**What to work on**
Look through the material below and copy every line containing the word "called".
──────────
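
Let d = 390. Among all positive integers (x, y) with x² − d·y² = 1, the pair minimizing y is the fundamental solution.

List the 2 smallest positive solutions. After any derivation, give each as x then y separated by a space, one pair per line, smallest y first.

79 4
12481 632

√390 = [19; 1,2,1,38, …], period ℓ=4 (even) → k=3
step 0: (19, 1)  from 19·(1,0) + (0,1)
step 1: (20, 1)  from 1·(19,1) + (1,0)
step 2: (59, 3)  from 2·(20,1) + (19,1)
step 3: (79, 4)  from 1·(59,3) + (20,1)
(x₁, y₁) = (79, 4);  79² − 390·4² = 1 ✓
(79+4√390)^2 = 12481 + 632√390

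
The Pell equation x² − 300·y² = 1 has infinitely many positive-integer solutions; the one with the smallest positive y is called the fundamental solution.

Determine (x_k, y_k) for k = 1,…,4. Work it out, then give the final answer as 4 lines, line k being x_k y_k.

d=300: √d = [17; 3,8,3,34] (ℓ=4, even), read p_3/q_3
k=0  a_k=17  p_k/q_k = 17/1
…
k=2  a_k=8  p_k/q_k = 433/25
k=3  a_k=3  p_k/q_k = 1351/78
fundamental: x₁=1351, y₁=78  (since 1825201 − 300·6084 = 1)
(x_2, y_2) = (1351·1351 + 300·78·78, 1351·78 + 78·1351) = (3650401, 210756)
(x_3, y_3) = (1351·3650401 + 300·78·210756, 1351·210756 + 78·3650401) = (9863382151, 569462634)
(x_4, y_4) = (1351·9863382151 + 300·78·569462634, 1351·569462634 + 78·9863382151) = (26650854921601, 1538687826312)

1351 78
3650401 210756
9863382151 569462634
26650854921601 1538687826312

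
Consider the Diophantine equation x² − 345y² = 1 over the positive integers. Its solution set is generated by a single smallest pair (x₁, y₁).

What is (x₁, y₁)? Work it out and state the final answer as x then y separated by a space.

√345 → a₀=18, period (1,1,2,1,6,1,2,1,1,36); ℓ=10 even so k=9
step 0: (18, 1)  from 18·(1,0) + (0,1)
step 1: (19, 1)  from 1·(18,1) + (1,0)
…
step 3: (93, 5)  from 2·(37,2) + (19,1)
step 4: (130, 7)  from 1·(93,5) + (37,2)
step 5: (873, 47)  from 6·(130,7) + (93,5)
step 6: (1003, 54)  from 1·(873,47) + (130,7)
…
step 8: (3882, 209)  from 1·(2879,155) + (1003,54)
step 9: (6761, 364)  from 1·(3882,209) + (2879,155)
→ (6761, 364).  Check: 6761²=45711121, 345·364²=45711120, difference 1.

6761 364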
──────────
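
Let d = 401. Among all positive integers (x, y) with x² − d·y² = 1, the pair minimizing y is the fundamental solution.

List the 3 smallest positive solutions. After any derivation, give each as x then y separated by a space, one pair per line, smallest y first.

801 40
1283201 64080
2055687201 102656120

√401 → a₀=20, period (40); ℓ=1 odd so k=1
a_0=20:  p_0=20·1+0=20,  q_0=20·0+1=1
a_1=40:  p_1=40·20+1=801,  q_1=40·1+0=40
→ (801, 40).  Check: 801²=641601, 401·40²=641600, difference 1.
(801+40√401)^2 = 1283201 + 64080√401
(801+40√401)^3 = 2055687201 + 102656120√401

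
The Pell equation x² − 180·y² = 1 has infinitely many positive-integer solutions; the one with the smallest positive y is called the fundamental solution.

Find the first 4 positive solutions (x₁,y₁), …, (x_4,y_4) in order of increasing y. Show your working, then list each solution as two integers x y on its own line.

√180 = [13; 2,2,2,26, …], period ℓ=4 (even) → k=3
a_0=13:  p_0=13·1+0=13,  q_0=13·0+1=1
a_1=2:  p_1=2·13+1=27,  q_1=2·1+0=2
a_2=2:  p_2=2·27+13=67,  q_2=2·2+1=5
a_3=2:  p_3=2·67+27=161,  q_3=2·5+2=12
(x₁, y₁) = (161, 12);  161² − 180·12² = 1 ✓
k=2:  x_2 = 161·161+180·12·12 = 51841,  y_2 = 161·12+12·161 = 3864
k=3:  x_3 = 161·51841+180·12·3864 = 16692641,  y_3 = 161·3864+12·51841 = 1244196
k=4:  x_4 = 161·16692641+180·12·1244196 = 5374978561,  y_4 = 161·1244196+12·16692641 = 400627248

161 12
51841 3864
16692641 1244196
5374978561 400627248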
──────────
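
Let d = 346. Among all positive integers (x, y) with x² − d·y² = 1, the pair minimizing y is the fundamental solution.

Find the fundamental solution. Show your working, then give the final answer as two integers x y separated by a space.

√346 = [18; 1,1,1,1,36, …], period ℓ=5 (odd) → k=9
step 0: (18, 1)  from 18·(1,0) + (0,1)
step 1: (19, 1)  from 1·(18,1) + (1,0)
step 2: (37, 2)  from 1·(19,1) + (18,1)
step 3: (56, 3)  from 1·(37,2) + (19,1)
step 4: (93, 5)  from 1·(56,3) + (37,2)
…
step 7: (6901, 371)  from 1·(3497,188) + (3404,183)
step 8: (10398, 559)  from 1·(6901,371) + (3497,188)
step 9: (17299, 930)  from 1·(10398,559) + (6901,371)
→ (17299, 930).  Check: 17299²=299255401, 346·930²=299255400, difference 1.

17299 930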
──────────
**Task response**
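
The Pell equation x² − 300·y² = 1 has infinitely many positive-integer solutions; the one with the smallest positive y is called the fundamental solution.
The Pell equation x² − 180·y² = 1 has infinitely many positive-integer solutions; the one with the smallest positive y is called the fundamental solution.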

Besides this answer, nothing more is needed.